Task item
Reproduce every record exactly as written.

Records drawn from a dataset
---*---
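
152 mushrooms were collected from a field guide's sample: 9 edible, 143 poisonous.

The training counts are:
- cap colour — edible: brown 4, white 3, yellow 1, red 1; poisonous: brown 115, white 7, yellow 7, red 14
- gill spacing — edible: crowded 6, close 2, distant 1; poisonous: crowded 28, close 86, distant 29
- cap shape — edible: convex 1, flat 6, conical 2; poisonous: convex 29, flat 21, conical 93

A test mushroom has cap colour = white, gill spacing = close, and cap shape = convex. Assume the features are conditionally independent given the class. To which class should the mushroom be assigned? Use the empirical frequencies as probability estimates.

edible: (9/152) × (3/9) × (2/9) × (1/9) ≈ 0.000487329
poisonous: (143/152) × (7/143) × (86/143) × (29/143) ≈ 0.00561667
Highest score → poisonous.

poisonous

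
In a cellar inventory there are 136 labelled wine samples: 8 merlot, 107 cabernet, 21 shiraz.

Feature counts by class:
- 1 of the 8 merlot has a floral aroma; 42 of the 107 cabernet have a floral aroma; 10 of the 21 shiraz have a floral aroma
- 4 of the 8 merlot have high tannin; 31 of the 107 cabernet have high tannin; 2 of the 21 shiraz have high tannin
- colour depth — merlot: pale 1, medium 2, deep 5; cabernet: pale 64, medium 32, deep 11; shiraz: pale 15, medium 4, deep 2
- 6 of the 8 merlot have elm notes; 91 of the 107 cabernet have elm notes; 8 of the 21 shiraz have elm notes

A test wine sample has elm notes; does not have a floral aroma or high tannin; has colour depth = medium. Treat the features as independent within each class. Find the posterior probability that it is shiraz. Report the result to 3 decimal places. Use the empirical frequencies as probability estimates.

0.055

merlot: (8/136) × (7/8) × (4/8) × (2/8) × (6/8) ≈ 0.00482537
cabernet: (107/136) × (65/107) × (76/107) × (32/107) × (91/107) ≈ 0.0863432
shiraz: (21/136) × (11/21) × (19/21) × (4/21) × (8/21) ≈ 0.00531006
P(shiraz | x) = 0.00531006 / 0.09647863 ≈ 0.055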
---*---
Written solution
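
152 mushrooms were collected from a field guide's sample: 9 edible, 143 poisonous.

The training counts are:
- cap colour — edible: brown 4, white 3, yellow 1, red 1; poisonous: brown 115, white 7, yellow 7, red 14
- gill spacing — edible: crowded 6, close 2, distant 1; poisonous: crowded 28, close 86, distant 29
- cap shape — edible: convex 1, flat 6, conical 2; poisonous: convex 29, flat 21, conical 93

A test mushroom has cap colour = white, gill spacing = close, and cap shape = convex. Assume the features are conditionally independent given the class. To which class should the mushroom be assigned? Use the empirical frequencies as probability estimates.

edible: (9/152) × (3/9) × (2/9) × (1/9) ≈ 0.000487329
poisonous: (143/152) × (7/143) × (86/143) × (29/143) ≈ 0.00561667
Highest score → poisonous.

poisonous

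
In a cellar inventory there are 136 labelled wine samples: 8 merlot, 107 cabernet, 21 shiraz.

Feature counts by class:
- 1 of the 8 merlot has a floral aroma; 42 of the 107 cabernet have a floral aroma; 10 of the 21 shiraz have a floral aroma
- 4 of the 8 merlot have high tannin; 31 of the 107 cabernet have high tannin; 2 of the 21 shiraz have high tannin
- colour depth — merlot: pale 1, medium 2, deep 5; cabernet: pale 64, medium 32, deep 11; shiraz: pale 15, medium 4, deep 2
- 6 of the 8 merlot have elm notes; 91 of the 107 cabernet have elm notes; 8 of the 21 shiraz have elm notes

A test wine sample has elm notes; does not have a floral aroma or high tannin; has colour depth = medium. Treat the features as independent within each class. Find the posterior probability that it is shiraz. Report the result to 3 decimal places. Use the empirical frequencies as probability estimates.

0.055

merlot: (8/136) × (7/8) × (4/8) × (2/8) × (6/8) ≈ 0.00482537
cabernet: (107/136) × (65/107) × (76/107) × (32/107) × (91/107) ≈ 0.0863432
shiraz: (21/136) × (11/21) × (19/21) × (4/21) × (8/21) ≈ 0.00531006
P(shiraz | x) = 0.00531006 / 0.09647863 ≈ 0.055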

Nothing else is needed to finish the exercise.